> _Activity_:
Write out each entry word for word.

——

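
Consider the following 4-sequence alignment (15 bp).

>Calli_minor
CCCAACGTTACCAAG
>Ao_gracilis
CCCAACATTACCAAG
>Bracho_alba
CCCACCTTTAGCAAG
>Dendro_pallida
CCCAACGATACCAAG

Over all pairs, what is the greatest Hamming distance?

Pairwise Hamming distances:
  Calli_minor vs Ao_gracilis: 1
  Calli_minor vs Bracho_alba: 3
  Calli_minor vs Dendro_pallida: 1
  Ao_gracilis vs Bracho_alba: 3
  Ao_gracilis vs Dendro_pallida: 2
  Bracho_alba vs Dendro_pallida: 4
The largest is 4, between Bracho_alba and Dendro_pallida.

4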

——

> _Output for this exercise_:
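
Consider the following 4-sequence alignment (15 bp).

>Calli_minor
CCCAACGTTACCAAG
>Ao_gracilis
CCCAACATTACCAAG
>Bracho_alba
CCCACCTTTAGCAAG
>Dendro_pallida
CCCAACGATACCAAG

Over all pairs, what is the greatest Hamming distance?

Pairwise Hamming distances:
  Calli_minor vs Ao_gracilis: 1
  Calli_minor vs Bracho_alba: 3
  Calli_minor vs Dendro_pallida: 1
  Ao_gracilis vs Bracho_alba: 3
  Ao_gracilis vs Dendro_pallida: 2
  Bracho_alba vs Dendro_pallida: 4
The largest is 4, between Bracho_alba and Dendro_pallida.

4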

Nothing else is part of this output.